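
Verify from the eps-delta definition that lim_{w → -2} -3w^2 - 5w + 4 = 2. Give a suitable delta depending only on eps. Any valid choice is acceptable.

delta = min(2, eps/13)

Let eps > 0 be given. We want delta > 0 such that 0 < |w + 2| < delta implies |(-3w^2 - 5w + 4) − 2| < eps.
(-3w^2 - 5w + 4) − 2 = -3w^2 - 5w + 2 = (w + 2)(-3w + 1).
So |(-3w^2 - 5w + 4) − 2| = |w + 2|·|-3w + 1|.
Assume first that |w + 2| < 2, so |w| < 4. Then |-3w + 1| ≤ 3·4 + 1 = 13.
Hence |(-3w^2 - 5w + 4) − 2| ≤ 13|w + 2| < eps provided |w + 2| < eps/13.
Choosing delta = min(2, eps/13) ensures both conditions, hence |(-3w^2 - 5w + 4) − 2| < eps.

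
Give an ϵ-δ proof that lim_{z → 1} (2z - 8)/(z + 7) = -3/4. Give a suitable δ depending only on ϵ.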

——

Every record shown above should be set down again exactly.

**Result for this task:**
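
Verify from the eps-delta definition that lim_{w → -2} -3w^2 - 5w + 4 = 2. Give a suitable delta depending only on eps. Any valid choice is acceptable.

delta = min(2, eps/13)

Let eps > 0 be given. We want delta > 0 such that 0 < |w + 2| < delta implies |(-3w^2 - 5w + 4) − 2| < eps.
(-3w^2 - 5w + 4) − 2 = -3w^2 - 5w + 2 = (w + 2)(-3w + 1).
So |(-3w^2 - 5w + 4) − 2| = |w + 2|·|-3w + 1|.
Assume first that |w + 2| < 2, so |w| < 4. Then |-3w + 1| ≤ 3·4 + 1 = 13.
Hence |(-3w^2 - 5w + 4) − 2| ≤ 13|w + 2| < eps provided |w + 2| < eps/13.
Choosing delta = min(2, eps/13) ensures both conditions, hence |(-3w^2 - 5w + 4) − 2| < eps.

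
Give an ϵ-δ proof that lim_{z → 1} (2z - 8)/(z + 7) = -3/4. Give a suitable δ depending only on ϵ.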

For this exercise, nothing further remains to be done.